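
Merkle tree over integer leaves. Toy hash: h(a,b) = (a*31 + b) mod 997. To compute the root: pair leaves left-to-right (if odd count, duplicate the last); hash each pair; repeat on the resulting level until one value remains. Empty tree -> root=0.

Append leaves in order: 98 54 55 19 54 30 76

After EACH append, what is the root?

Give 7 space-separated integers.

Answer: 98 101 903 867 419 648 379

Derivation:
After append 98 (leaves=[98]):
  L0: [98]
  root=98
After append 54 (leaves=[98, 54]):
  L0: [98, 54]
  L1: h(98,54)=(98*31+54)%997=101 -> [101]
  root=101
After append 55 (leaves=[98, 54, 55]):
  L0: [98, 54, 55]
  L1: h(98,54)=(98*31+54)%997=101 h(55,55)=(55*31+55)%997=763 -> [101, 763]
  L2: h(101,763)=(101*31+763)%997=903 -> [903]
  root=903
After append 19 (leaves=[98, 54, 55, 19]):
  L0: [98, 54, 55, 19]
  L1: h(98,54)=(98*31+54)%997=101 h(55,19)=(55*31+19)%997=727 -> [101, 727]
  L2: h(101,727)=(101*31+727)%997=867 -> [867]
  root=867
After append 54 (leaves=[98, 54, 55, 19, 54]):
  L0: [98, 54, 55, 19, 54]
  L1: h(98,54)=(98*31+54)%997=101 h(55,19)=(55*31+19)%997=727 h(54,54)=(54*31+54)%997=731 -> [101, 727, 731]
  L2: h(101,727)=(101*31+727)%997=867 h(731,731)=(731*31+731)%997=461 -> [867, 461]
  L3: h(867,461)=(867*31+461)%997=419 -> [419]
  root=419
After append 30 (leaves=[98, 54, 55, 19, 54, 30]):
  L0: [98, 54, 55, 19, 54, 30]
  L1: h(98,54)=(98*31+54)%997=101 h(55,19)=(55*31+19)%997=727 h(54,30)=(54*31+30)%997=707 -> [101, 727, 707]
  L2: h(101,727)=(101*31+727)%997=867 h(707,707)=(707*31+707)%997=690 -> [867, 690]
  L3: h(867,690)=(867*31+690)%997=648 -> [648]
  root=648
After append 76 (leaves=[98, 54, 55, 19, 54, 30, 76]):
  L0: [98, 54, 55, 19, 54, 30, 76]
  L1: h(98,54)=(98*31+54)%997=101 h(55,19)=(55*31+19)%997=727 h(54,30)=(54*31+30)%997=707 h(76,76)=(76*31+76)%997=438 -> [101, 727, 707, 438]
  L2: h(101,727)=(101*31+727)%997=867 h(707,438)=(707*31+438)%997=421 -> [867, 421]
  L3: h(867,421)=(867*31+421)%997=379 -> [379]
  root=379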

--- --- ---

» Instructions to follow:
Give back, exactly as written, the stretch from the line with "Append leaves in order: 98 54 55 19 54 30 76" through the line with "After EACH append, what is the root?", and no other lines from the records above.

» Solution to the problem:
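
Append leaves in order: 98 54 55 19 54 30 76

After EACH append, what is the root?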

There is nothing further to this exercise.